TASK ITEM –
Tally how many lines of these entries hold the string "compared". Return the number alone.

(Saved data entries)
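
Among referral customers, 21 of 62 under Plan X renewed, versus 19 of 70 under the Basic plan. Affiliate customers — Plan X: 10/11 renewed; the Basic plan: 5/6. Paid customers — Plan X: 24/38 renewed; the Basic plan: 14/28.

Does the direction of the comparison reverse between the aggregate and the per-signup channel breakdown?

Referral: Plan X 21/62 = 33.9%, the Basic plan 19/70 = 27.1% → Plan X
Affiliate: Plan X 10/11 = 90.9%, the Basic plan 5/6 = 83.3% → Plan X
Paid: Plan X 24/38 = 63.2%, the Basic plan 14/28 = 50.0% → Plan X
Overall: Plan X 55/111 = 49.5%, the Basic plan 38/104 = 36.5% → Plan X
Plan X wins overall and in every signup group — no reversal.

No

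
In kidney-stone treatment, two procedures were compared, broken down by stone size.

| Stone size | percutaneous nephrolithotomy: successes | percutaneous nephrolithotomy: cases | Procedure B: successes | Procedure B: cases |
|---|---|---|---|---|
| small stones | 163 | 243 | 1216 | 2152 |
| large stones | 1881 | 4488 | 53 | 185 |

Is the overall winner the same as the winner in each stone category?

Small stones: percutaneous nephrolithotomy 163/243 = 67.1%, Procedure B 1216/2152 = 56.5% → percutaneous nephrolithotomy
Large stones: percutaneous nephrolithotomy 1881/4488 = 41.9%, Procedure B 53/185 = 28.6% → percutaneous nephrolithotomy
Overall: percutaneous nephrolithotomy 2044/4731 = 43.2%, Procedure B 1269/2337 = 54.3% → Procedure B
Percutaneous nephrolithotomy wins each stone group but Procedure B wins overall — the comparison reverses. Percutaneous nephrolithotomy's cases skew toward large stones, which has a lower base rate.

No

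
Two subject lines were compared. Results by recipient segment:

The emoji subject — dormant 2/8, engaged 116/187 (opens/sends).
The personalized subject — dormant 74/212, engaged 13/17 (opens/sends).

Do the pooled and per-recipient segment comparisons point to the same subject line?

Dormant: the emoji subject 2/8 = 25.0%, the personalized subject 74/212 = 34.9% → the personalized subject
Engaged: the emoji subject 116/187 = 62.0%, the personalized subject 13/17 = 76.5% → the personalized subject
Overall: the emoji subject 118/195 = 60.5%, the personalized subject 87/229 = 38.0% → the emoji subject
The personalized subject wins each recipient group but the emoji subject wins overall — the comparison reverses. The personalized subject's sends skew toward dormant, which has a lower base rate.

No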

EXERCISE RESPONSE –
2